> [ASSIGNED TASK]
Even the shortest line counts, so transcribe all the data exactly.
[Opening SOURCE INFORMATION section]
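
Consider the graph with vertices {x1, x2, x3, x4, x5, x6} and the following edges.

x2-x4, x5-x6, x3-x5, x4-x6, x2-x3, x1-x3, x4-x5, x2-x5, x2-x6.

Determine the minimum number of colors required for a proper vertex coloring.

x2, x4, x5, x6 form a clique, so at least 4 colors are needed.
A valid assignment using 4 colors: x1=1, x2=2, x3=3, x4=3, x5=1, x6=4. No two adjacent vertices share a color.

4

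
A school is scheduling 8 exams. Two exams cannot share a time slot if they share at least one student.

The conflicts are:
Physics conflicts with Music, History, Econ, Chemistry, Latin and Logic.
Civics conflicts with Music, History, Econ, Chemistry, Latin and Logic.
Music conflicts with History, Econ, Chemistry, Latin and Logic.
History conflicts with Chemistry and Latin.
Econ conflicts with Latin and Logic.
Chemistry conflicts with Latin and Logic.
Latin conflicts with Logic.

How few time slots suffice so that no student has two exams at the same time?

Physics, Music, History, Chemistry, Latin are mutually in conflict, so at least 5 time slots are needed.
5 time slots suffice: time slot 1 → {Latin}; time slot 2 → {Music}; time slot 3 → {Physics, Civics}; time slot 4 → {Econ, Chemistry}; time slot 5 → {History, Logic}. Every pair that conflicts lands in different time slots.

5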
[Closing SOURCE INFORMATION section]
> [WRITTEN ANSWER]
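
Consider the graph with vertices {x1, x2, x3, x4, x5, x6} and the following edges.

x2-x4, x5-x6, x3-x5, x4-x6, x2-x3, x1-x3, x4-x5, x2-x5, x2-x6.

Determine the minimum number of colors required for a proper vertex coloring.

x2, x4, x5, x6 form a clique, so at least 4 colors are needed.
A valid assignment using 4 colors: x1=1, x2=2, x3=3, x4=3, x5=1, x6=4. No two adjacent vertices share a color.

4

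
A school is scheduling 8 exams. Two exams cannot share a time slot if they share at least one student.

The conflicts are:
Physics conflicts with Music, History, Econ, Chemistry, Latin and Logic.
Civics conflicts with Music, History, Econ, Chemistry, Latin and Logic.
Music conflicts with History, Econ, Chemistry, Latin and Logic.
History conflicts with Chemistry and Latin.
Econ conflicts with Latin and Logic.
Chemistry conflicts with Latin and Logic.
Latin conflicts with Logic.

How few time slots suffice so that no student has two exams at the same time?

Physics, Music, History, Chemistry, Latin are mutually in conflict, so at least 5 time slots are needed.
5 time slots suffice: time slot 1 → {Latin}; time slot 2 → {Music}; time slot 3 → {Physics, Civics}; time slot 4 → {Econ, Chemistry}; time slot 5 → {History, Logic}. Every pair that conflicts lands in different time slots.

5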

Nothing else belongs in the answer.